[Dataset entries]
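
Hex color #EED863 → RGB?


Hex: #EED863
R = EE₁₆ = 238
G = D8₁₆ = 216
B = 63₁₆ = 99
= RGB(238, 216, 99)


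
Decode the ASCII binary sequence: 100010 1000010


Codes (binary): 100010 1000010
Per-code ASCII lookup:
  100010 = 34  (special character) → '"'
  1000010 = 66  (range 65-90: uppercase, 66 - 65 = 1) → 'B'
= '"B'


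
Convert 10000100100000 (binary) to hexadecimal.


Group into 4-bit nibbles: 0010000100100000
  0010 = 2
  0001 = 1
  0010 = 2
  0000 = 0
= 0x2120


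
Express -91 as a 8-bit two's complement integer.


Original: 01011011
Step 1 - Invert all bits: 10100100
Step 2 - Add 1: 10100100 + 1
= 10100101 (represents -91)


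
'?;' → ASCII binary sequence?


String: '?;'  (2 characters)
Per-character ASCII lookup:
  '?': special character: '?' = 63 → 111111
  ';': special character: ';' = 59 → 111011
= 111111 111011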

## Try it:
Using the entries above, copy exactly the lines from the one containing "Convert 10000100100000 (binary)" through the last, both included.

## Written answer:
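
Convert 10000100100000 (binary) to hexadecimal.


Group into 4-bit nibbles: 0010000100100000
  0010 = 2
  0001 = 1
  0010 = 2
  0000 = 0
= 0x2120


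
Express -91 as a 8-bit two's complement integer.


Original: 01011011
Step 1 - Invert all bits: 10100100
Step 2 - Add 1: 10100100 + 1
= 10100101 (represents -91)


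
'?;' → ASCII binary sequence?


String: '?;'  (2 characters)
Per-character ASCII lookup:
  '?': special character: '?' = 63 → 111111
  ';': special character: ';' = 59 → 111011
= 111111 111011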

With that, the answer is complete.